### [TO DO]
Lines with the string "starts" are to be identified in the listing and copied.
Segment Open
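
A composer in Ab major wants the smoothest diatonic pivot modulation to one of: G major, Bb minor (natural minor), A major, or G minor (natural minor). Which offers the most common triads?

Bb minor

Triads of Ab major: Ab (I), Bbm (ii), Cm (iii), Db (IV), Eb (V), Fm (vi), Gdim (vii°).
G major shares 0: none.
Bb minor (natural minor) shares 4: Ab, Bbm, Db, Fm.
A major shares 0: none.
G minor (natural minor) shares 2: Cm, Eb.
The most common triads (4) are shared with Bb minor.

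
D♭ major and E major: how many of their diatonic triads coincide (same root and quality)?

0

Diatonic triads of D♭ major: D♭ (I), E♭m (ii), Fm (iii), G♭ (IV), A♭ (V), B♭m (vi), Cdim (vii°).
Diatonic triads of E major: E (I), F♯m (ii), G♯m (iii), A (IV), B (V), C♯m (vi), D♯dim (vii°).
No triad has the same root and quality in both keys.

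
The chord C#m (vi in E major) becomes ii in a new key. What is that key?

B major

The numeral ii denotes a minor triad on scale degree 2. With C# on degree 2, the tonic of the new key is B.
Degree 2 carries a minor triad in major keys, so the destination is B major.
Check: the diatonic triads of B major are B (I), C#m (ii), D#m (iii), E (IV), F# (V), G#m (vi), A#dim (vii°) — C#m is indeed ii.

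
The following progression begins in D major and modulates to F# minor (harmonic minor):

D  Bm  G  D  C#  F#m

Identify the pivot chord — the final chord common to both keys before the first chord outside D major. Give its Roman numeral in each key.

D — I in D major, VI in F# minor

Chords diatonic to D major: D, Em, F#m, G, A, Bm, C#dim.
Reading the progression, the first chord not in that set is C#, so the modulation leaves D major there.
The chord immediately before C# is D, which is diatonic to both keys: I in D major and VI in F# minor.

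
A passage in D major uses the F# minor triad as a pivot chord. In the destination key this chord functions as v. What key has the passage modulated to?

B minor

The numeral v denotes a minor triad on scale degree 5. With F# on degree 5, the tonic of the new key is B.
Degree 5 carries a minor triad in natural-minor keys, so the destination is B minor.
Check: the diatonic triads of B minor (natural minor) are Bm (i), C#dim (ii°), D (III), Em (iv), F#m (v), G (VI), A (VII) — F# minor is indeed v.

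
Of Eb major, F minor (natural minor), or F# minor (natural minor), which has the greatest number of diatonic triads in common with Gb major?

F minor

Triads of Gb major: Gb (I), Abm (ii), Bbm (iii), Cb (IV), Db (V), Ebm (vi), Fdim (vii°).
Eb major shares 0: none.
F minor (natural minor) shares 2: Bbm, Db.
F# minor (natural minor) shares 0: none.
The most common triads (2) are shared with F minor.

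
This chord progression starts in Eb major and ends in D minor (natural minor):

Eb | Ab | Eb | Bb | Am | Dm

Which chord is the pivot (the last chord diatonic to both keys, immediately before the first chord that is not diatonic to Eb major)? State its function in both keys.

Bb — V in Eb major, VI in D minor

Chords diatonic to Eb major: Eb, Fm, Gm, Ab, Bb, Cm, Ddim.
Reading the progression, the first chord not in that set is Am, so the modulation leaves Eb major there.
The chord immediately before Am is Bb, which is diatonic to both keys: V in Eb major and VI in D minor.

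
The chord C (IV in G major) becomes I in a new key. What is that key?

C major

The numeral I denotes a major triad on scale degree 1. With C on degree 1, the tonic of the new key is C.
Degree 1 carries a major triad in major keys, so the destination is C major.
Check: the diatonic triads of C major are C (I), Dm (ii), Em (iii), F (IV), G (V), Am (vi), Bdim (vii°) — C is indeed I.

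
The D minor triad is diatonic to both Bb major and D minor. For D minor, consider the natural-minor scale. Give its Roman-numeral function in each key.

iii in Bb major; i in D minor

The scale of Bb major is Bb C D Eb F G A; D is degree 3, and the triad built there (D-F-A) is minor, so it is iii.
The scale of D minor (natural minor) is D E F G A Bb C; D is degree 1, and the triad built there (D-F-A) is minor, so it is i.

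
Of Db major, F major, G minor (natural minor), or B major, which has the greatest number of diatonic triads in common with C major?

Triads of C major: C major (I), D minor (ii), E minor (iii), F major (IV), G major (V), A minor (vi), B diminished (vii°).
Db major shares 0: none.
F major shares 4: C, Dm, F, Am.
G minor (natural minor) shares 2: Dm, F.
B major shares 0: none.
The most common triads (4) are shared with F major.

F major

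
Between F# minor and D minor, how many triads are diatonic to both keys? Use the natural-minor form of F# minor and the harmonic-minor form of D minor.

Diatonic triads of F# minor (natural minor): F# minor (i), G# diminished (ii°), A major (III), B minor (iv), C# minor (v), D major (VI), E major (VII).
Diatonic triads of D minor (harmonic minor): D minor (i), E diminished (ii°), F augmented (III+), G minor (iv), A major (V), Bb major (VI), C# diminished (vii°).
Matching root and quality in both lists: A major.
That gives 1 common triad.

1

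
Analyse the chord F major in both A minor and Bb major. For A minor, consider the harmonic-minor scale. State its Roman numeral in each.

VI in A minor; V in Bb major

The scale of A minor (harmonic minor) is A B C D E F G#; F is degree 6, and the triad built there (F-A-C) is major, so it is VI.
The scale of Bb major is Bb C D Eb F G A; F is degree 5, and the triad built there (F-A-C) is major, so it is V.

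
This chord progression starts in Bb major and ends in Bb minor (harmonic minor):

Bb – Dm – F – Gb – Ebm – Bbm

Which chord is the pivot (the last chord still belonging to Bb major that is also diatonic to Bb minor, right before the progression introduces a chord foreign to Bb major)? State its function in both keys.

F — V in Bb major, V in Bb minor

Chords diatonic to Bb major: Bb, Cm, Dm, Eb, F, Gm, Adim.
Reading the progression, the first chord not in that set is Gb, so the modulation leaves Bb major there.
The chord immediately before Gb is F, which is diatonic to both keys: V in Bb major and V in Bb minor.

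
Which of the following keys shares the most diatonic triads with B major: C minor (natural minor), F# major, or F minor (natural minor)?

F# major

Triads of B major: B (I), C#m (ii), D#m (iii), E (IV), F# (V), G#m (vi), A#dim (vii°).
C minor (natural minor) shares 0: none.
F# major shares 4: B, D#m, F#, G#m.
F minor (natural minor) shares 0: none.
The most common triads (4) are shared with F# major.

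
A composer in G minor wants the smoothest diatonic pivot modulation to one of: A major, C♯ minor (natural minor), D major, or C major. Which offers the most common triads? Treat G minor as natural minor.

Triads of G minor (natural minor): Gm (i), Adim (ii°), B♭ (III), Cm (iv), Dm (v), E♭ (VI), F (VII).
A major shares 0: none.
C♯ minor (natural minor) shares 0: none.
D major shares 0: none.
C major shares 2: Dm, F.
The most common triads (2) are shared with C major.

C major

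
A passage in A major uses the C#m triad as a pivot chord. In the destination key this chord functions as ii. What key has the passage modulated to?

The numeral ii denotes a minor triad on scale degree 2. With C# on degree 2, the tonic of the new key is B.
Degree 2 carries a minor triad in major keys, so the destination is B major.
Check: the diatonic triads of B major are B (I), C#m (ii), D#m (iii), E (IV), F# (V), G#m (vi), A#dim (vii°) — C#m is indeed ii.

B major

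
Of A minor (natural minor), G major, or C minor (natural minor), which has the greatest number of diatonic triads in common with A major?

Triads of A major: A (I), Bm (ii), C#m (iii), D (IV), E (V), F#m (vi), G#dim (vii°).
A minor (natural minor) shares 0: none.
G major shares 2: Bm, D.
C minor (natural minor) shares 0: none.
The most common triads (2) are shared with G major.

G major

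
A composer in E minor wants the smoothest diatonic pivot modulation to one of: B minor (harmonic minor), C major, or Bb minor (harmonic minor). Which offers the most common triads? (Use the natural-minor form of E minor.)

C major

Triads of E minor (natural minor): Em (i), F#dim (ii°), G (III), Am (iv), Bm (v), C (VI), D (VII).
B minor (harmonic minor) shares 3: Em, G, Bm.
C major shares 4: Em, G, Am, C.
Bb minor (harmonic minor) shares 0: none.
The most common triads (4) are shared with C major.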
Segment Closed
### [RESPONSE AREA]
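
This chord progression starts in Eb major and ends in D minor (natural minor):
This chord progression starts in Bb major and ends in Bb minor (harmonic minor):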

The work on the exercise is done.